======== Data for processing ========

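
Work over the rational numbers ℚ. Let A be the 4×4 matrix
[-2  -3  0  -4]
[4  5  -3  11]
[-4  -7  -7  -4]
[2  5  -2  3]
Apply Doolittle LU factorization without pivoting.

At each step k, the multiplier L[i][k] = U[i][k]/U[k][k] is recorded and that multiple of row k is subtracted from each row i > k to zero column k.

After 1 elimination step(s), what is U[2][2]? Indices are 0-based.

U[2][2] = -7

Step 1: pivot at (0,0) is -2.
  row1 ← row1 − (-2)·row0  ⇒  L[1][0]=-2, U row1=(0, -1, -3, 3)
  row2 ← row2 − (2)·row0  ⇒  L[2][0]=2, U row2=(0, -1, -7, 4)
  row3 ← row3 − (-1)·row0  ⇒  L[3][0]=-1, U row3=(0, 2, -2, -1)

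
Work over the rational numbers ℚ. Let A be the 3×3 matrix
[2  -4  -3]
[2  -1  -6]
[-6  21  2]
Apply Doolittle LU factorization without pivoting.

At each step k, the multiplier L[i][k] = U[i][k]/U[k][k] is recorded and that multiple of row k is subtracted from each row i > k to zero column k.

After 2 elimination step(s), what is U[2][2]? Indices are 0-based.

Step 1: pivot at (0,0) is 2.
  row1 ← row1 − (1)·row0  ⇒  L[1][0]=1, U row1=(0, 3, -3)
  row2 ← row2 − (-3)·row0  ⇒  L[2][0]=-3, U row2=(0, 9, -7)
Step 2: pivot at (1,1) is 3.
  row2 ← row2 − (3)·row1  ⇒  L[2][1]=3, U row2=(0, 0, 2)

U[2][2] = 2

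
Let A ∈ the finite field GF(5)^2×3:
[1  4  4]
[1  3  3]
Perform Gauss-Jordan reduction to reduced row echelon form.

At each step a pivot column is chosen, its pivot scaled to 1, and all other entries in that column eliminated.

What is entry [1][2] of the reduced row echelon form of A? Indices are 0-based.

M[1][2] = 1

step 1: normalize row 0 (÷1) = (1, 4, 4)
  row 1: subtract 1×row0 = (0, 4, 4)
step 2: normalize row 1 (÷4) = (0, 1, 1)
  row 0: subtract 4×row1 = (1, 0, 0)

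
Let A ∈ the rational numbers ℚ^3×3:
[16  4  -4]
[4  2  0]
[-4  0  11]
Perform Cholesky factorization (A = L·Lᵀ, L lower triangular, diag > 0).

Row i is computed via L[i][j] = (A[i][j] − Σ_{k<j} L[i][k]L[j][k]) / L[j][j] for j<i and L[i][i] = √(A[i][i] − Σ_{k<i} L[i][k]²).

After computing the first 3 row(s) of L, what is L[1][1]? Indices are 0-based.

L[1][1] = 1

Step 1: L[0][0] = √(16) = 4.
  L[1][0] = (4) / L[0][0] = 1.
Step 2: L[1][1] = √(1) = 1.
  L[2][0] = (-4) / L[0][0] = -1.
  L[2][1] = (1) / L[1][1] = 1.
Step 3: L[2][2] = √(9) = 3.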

========
======== Data for processing ========

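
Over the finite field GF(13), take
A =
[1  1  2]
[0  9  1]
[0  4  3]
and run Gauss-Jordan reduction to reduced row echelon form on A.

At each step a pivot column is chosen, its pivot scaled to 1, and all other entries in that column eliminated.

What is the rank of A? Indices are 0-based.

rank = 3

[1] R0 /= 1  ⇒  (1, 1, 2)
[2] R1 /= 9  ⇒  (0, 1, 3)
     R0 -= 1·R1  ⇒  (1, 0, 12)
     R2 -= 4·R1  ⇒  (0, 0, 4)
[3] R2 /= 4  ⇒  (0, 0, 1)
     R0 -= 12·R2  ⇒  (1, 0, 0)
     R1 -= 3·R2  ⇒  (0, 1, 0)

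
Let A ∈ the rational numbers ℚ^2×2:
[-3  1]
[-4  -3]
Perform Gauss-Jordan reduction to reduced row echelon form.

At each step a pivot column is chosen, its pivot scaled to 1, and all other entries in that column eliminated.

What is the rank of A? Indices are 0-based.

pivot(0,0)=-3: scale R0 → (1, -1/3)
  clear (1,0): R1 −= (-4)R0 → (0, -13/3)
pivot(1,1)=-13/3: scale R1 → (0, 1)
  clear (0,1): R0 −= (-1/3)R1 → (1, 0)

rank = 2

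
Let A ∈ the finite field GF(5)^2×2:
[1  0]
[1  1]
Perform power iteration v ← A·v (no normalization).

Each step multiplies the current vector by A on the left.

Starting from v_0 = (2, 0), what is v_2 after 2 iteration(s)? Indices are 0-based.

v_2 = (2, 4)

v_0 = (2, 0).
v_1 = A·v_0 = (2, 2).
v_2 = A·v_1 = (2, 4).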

========
======== Data for processing ========

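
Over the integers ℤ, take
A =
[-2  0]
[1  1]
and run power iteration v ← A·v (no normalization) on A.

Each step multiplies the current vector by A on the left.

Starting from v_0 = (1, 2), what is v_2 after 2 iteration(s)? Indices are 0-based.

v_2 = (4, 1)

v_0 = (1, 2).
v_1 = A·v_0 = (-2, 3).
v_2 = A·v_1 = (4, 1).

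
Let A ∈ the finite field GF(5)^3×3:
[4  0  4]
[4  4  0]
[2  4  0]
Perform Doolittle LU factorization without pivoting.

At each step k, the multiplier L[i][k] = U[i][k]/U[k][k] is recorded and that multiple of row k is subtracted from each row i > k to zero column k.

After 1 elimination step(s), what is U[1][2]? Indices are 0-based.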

========

» **Requirement**
Look above for lines with the word "power" and copy them all.

» **Your response**
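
Perform power iteration v ← A·v (no normalization).
and run power iteration v ← A·v (no normalization) on A.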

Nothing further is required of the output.